THE TASK: Find all lines in the records that include the word "relevant", and copy them out.

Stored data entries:
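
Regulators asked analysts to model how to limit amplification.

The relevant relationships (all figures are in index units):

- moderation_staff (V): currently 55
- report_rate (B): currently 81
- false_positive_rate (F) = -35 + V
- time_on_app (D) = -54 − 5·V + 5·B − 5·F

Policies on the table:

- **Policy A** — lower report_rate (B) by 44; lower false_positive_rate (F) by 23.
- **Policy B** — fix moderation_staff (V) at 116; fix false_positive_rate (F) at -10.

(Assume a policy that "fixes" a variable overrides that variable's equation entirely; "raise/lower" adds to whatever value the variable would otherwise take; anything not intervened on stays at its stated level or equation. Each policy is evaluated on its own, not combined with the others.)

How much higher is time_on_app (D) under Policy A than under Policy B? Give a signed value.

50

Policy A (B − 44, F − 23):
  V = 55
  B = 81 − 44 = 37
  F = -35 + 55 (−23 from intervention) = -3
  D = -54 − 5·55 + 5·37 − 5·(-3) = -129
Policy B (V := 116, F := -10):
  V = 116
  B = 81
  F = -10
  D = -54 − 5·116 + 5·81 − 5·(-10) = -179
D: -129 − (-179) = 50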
...
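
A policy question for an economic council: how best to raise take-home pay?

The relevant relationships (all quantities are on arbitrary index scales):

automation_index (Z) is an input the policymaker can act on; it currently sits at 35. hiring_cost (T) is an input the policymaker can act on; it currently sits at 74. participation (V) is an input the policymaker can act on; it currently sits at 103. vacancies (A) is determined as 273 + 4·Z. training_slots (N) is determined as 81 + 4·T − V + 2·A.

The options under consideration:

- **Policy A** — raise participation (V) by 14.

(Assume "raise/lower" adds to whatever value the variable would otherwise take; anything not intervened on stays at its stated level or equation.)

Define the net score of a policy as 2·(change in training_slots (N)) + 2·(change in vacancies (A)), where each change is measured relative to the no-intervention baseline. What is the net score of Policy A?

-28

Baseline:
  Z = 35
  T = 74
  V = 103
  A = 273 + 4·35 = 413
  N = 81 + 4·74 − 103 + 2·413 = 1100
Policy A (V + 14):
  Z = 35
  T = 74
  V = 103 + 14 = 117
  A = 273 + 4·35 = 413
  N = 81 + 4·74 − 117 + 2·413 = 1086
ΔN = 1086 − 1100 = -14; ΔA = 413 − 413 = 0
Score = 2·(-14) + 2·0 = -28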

ANSWER BOX:
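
The relevant relationships (all figures are in index units):
The relevant relationships (all quantities are on arbitrary index scales):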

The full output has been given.